[What is needed]:
Using the entries below, copy out all lines where "undirected" is found.

□ □ □ □ □ □ □

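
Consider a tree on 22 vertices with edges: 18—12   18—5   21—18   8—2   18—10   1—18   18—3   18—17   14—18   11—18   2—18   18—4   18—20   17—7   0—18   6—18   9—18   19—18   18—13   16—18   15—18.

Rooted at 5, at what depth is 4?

Climbing from 4 to the root: 4 → 18 → 5. That's 2 steps.

2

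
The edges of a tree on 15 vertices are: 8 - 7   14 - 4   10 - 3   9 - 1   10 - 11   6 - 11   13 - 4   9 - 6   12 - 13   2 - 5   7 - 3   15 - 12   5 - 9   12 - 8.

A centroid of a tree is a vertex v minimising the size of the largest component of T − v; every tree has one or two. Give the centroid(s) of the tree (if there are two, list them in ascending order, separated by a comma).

3

Delete 3: the remaining components have sizes 7, 7. Max 7 ≤ 7, so 3 is a centroid.
No neighbour of 3 does as well, so 3 is the unique centroid.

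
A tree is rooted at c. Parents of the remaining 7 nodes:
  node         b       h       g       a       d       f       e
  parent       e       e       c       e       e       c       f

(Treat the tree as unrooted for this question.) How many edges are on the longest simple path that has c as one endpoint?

The node farthest from c is b (d, a, h also at distance 3), via c-f-e-b — 3 edges.

3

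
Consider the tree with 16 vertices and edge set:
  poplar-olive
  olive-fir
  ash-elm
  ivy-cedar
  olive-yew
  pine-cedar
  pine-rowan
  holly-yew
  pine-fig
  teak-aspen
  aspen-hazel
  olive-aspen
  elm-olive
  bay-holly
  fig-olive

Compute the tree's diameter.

Starting from ivy, a farthest node is bay at distance 7.
One longest path: ivy–cedar–pine–fig–olive–yew–holly–bay.
So the diameter is 7.

7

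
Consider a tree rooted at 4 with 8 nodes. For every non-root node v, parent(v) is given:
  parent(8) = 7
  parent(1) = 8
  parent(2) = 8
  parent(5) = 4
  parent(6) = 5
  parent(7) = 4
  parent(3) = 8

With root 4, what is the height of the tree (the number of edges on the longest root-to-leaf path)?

3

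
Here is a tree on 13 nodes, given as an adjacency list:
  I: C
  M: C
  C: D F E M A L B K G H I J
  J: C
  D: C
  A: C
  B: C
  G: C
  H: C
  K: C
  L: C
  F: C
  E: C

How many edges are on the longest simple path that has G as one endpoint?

Distances from G peak at 2, attained at H (K, D, J, E, A, I, F, B, M, L also at distance 2).
G – C – H

2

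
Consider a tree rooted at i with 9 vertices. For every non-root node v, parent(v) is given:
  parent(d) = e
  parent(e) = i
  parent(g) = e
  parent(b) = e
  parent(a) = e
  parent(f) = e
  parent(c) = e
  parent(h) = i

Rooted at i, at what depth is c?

Path from i to c: i–e–c, which has 2 edges.

2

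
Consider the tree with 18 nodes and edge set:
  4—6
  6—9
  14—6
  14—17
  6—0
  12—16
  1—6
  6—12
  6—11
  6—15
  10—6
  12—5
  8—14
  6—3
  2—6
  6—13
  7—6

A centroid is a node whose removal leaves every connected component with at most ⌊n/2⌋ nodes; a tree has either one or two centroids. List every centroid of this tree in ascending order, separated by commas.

If 6 is removed the pieces have sizes 3, 3, 1, 1, 1, 1, 1, 1, 1, 1, 1, 1, 1, all ≤ ⌊18/2⌋ = 9.
Every other node leaves some component of size > 9, so the centroid is unique.

6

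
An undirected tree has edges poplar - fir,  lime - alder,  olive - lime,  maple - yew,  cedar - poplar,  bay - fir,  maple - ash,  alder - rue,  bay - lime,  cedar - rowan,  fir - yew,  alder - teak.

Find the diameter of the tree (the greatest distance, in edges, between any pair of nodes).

A longest path is rowan - cedar - poplar - fir - bay - lime - alder - rue, with 7 edges.

7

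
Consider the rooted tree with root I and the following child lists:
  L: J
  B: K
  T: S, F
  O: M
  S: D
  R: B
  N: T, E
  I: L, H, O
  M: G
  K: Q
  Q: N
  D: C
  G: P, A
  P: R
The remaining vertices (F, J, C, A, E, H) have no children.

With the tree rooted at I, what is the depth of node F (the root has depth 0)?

11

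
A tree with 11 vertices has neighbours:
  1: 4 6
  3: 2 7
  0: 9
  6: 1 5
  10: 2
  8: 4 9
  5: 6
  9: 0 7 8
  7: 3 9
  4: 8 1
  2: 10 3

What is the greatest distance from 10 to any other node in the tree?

The node farthest from 10 is 5, via 10 – 2 – 3 – 7 – 9 – 8 – 4 – 1 – 6 – 5 — 9 edges.

9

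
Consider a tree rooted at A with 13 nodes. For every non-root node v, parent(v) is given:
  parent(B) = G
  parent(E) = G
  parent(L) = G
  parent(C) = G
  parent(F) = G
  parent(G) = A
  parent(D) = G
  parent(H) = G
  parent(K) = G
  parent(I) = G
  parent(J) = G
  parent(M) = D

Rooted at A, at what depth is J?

Climbing from J to the root: J–G–A. That's 2 steps.

2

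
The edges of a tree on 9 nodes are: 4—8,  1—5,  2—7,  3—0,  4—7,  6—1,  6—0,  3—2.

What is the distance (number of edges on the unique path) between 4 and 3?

3

4 - 7 - 2 - 3: 3 edges.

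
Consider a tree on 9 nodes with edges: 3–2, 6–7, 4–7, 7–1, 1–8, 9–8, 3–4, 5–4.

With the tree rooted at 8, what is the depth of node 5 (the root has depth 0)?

Climbing from 5 to the root: 5 – 4 – 7 – 1 – 8. That's 4 steps.

4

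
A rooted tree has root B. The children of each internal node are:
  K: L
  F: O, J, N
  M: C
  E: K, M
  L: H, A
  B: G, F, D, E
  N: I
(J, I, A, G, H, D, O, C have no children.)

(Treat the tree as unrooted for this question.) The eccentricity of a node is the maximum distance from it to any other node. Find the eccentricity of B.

The node farthest from B is A (H also at distance 4), via B-E-K-L-A — 4 edges.

4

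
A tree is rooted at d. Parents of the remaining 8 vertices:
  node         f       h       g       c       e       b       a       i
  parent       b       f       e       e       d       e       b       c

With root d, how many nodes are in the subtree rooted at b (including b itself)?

4

Descendants of b (including itself): b, f, a, h. That's 4.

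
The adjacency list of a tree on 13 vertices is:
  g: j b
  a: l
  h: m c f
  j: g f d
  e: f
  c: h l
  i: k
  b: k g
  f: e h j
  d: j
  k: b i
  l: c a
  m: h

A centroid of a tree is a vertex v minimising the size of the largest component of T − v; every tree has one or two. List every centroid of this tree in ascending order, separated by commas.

f

Delete f: the remaining components have sizes 6, 5, 1. Max 6 ≤ 6, so f is a centroid.
No neighbour of f does as well, so f is the unique centroid.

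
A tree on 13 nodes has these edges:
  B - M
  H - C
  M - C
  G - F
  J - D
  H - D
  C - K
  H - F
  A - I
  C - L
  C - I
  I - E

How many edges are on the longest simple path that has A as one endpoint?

5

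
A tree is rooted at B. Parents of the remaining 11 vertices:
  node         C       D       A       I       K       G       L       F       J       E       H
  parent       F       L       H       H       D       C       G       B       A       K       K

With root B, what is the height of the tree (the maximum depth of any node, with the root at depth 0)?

9

The longest root-to-leaf path is B–F–C–G–L–D–K–H–A–J (9 edges).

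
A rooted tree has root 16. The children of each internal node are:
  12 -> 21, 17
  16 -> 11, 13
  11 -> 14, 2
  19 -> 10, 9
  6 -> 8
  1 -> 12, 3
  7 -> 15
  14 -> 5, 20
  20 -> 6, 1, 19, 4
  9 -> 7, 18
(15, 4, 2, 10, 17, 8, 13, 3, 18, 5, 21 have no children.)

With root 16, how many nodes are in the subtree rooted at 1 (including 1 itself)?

1's subtree: {1, 12, 3, 21, 17}, size 5.

5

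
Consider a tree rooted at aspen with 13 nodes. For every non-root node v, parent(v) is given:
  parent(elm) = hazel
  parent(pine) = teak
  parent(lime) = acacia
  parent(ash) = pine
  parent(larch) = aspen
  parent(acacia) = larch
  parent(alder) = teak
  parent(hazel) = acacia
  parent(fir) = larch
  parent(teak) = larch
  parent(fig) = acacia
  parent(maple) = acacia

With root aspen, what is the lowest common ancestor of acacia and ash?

larch

acacia's ancestor chain is acacia, larch, aspen and ash's is ash, pine, teak, larch, aspen; they first meet at larch.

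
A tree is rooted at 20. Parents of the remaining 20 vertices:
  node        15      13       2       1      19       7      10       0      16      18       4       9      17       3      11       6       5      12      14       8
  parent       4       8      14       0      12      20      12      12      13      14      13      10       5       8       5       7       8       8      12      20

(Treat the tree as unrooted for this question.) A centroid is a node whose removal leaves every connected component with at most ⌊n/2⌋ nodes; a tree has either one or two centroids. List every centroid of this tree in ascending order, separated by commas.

8

Delete 8: the remaining components have sizes 9, 4, 3, 3, 1. Max 9 ≤ 10, so 8 is a centroid.
No neighbour of 8 does as well, so 8 is the unique centroid.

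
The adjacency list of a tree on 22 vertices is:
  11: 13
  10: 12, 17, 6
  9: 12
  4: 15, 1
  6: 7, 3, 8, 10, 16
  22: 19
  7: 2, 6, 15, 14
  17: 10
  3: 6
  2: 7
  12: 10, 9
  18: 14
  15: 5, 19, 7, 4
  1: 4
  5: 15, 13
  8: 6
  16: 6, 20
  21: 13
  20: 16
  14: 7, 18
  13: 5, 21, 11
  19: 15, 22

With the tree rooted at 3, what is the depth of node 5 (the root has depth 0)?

4

Climbing from 5 to the root: 5 – 15 – 7 – 6 – 3. That's 4 steps.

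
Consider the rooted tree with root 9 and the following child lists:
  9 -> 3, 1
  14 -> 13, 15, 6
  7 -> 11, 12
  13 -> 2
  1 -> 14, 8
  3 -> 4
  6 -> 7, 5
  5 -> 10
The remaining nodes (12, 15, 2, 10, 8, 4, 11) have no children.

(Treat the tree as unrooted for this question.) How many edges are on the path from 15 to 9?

Walking from 15: 15 - 14 - 1 - 9. Length 3.

3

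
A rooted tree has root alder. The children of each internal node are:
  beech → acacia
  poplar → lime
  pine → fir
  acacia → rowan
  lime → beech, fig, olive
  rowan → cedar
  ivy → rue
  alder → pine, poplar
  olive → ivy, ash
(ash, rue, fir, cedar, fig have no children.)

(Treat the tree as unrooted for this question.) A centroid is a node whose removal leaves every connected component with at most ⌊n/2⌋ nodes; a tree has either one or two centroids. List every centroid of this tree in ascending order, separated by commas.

lime

Removing lime splits the tree into components of sizes 4, 4, 4, 1; the largest is 4 ≤ ⌊14/2⌋ = 7.
Every other node leaves some component of size > 7, so the centroid is unique.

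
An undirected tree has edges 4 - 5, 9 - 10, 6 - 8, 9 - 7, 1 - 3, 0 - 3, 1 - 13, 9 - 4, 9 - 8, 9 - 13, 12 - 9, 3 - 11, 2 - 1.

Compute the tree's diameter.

6

Starting from 6, a farthest node is 0 at distance 6.
One longest path: 6 - 8 - 9 - 13 - 1 - 3 - 0.
So the diameter is 6.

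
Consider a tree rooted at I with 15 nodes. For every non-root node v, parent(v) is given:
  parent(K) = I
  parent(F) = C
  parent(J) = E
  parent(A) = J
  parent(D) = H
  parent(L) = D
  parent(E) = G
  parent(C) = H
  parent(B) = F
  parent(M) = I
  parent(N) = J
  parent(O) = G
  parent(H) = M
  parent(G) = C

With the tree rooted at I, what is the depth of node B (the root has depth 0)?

I – M – H – C – F – B — 5 edges.

5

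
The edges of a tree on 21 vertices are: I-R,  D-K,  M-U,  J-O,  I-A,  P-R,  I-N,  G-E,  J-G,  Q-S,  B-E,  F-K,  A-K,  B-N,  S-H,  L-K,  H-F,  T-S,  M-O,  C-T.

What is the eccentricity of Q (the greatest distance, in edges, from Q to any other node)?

14

Distances from Q peak at 14, attained at U.
Q-S-H-F-K-A-I-N-B-E-G-J-O-M-U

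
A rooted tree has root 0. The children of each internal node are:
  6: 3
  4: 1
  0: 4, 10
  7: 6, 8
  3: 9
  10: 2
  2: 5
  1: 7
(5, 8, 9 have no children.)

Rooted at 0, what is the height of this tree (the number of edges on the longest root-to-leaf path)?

6

A deepest node is 9, reached by 0-4-1-7-6-3-9.
That path has 6 edges, so the height is 6.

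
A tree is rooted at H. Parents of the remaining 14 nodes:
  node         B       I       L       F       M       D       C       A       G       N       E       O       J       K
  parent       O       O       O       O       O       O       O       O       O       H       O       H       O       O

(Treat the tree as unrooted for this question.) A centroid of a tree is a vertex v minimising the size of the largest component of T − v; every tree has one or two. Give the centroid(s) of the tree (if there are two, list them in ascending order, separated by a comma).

If O is removed the pieces have sizes 2, 1, 1, 1, 1, 1, 1, 1, 1, 1, 1, 1, 1, all ≤ ⌊15/2⌋ = 7.
No neighbour of O does as well, so O is the unique centroid.

O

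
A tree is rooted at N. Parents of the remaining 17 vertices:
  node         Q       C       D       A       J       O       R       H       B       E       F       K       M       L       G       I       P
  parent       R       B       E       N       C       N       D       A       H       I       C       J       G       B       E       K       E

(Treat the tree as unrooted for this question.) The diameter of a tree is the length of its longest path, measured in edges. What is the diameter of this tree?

12

Starting from O, a farthest node is Q at distance 12.
One longest path: O–N–A–H–B–C–J–K–I–E–D–R–Q.
So the diameter is 12.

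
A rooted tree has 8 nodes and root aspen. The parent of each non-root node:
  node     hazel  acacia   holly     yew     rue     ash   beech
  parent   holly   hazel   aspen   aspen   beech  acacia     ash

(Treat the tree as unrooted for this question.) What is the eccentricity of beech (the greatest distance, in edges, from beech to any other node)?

The node farthest from beech is yew, via beech–ash–acacia–hazel–holly–aspen–yew — 6 edges.

6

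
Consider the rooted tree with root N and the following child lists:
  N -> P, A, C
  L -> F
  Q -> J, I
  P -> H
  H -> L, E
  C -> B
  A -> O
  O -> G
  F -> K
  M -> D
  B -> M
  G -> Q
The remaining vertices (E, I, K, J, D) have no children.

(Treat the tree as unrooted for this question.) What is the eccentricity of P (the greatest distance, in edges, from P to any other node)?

6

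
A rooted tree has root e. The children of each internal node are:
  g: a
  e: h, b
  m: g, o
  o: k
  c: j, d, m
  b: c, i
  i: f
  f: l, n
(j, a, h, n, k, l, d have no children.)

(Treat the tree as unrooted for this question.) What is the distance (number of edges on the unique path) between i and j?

3

Walking from i: i - b - c - j. Length 3.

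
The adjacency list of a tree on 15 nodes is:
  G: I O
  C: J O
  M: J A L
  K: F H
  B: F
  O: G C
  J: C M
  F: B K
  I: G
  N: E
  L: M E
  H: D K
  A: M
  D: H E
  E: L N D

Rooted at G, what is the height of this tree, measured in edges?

A deepest node is B, reached by G-O-C-J-M-L-E-D-H-K-F-B.
That path has 11 edges, so the height is 11.

11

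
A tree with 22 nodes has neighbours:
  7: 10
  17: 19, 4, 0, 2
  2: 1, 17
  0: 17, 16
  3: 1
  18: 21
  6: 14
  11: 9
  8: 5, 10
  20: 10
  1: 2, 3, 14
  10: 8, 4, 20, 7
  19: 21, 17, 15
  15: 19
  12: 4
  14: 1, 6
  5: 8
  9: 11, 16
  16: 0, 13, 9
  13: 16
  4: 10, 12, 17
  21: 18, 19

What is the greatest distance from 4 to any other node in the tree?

The node farthest from 4 is 6 (11 also at distance 5), via 4–17–2–1–14–6 — 5 edges.

5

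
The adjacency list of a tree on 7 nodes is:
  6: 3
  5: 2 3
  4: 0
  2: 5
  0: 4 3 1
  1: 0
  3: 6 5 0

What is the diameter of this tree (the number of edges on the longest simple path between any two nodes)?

4

A longest path is 4–0–3–5–2, with 4 edges.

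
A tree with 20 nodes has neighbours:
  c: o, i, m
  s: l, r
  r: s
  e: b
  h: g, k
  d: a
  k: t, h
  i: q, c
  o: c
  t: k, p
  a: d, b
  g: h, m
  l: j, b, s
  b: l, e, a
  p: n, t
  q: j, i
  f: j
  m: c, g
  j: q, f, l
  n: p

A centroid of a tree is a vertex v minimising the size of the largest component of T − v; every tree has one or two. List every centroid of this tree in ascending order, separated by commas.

Delete q: the remaining components have sizes 10, 9. Max 10 ≤ 10, so q is a centroid.
Its neighbour i also leaves a largest component of size 10, so both are centroids.

i, q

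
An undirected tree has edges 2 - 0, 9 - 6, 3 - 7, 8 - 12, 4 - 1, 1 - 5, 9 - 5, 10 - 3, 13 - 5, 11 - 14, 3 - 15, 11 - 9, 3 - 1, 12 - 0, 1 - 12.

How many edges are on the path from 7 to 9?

4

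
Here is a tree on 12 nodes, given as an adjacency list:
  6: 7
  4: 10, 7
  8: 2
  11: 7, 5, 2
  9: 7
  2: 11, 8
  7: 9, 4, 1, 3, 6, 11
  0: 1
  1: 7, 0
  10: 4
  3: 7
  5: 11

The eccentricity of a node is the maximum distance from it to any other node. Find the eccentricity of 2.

4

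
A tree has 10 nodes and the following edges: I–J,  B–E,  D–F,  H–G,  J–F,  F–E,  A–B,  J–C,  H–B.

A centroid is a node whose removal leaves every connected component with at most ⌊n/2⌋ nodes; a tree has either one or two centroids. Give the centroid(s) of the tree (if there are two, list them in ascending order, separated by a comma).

E, F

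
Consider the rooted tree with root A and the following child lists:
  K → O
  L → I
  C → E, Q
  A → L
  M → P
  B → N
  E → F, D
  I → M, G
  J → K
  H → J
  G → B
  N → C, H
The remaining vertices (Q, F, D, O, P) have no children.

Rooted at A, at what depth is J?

7

A → L → I → G → B → N → H → J — 7 edges.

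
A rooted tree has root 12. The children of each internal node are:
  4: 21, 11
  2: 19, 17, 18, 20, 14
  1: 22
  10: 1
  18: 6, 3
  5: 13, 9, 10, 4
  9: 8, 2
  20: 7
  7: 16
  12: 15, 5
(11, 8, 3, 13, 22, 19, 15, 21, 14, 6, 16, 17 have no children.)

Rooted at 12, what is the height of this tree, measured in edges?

6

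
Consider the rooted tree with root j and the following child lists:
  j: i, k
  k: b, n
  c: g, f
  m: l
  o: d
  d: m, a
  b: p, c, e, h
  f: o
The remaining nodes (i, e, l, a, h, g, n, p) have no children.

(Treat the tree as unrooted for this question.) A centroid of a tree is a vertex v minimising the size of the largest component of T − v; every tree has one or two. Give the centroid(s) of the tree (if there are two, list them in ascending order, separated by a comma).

b, c

Delete c: the remaining components have sizes 8, 6, 1. Max 8 ≤ 8, so c is a centroid.
Its neighbour b also leaves a largest component of size 8, so both are centroids.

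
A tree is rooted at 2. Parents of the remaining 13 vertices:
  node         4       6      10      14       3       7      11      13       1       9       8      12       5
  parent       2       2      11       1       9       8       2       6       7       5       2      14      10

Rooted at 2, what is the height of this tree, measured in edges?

5

The longest root-to-leaf path is 2–11–10–5–9–3 (5 edges).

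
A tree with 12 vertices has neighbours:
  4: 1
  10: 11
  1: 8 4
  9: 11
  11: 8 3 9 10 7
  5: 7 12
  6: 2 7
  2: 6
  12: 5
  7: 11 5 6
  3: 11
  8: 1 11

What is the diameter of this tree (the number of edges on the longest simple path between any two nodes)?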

□ □ □ □ □ □ □

[Task response]:
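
An undirected tree has edges poplar - fir,  lime - alder,  olive - lime,  maple - yew,  cedar - poplar,  bay - fir,  maple - ash,  alder - rue,  bay - lime,  cedar - rowan,  fir - yew,  alder - teak.
An undirected tree has edges 4 - 5, 9 - 10, 6 - 8, 9 - 7, 1 - 3, 0 - 3, 1 - 13, 9 - 4, 9 - 8, 9 - 13, 12 - 9, 3 - 11, 2 - 1.
An undirected tree has edges 2 - 0, 9 - 6, 3 - 7, 8 - 12, 4 - 1, 1 - 5, 9 - 5, 10 - 3, 13 - 5, 11 - 14, 3 - 15, 11 - 9, 3 - 1, 12 - 0, 1 - 12.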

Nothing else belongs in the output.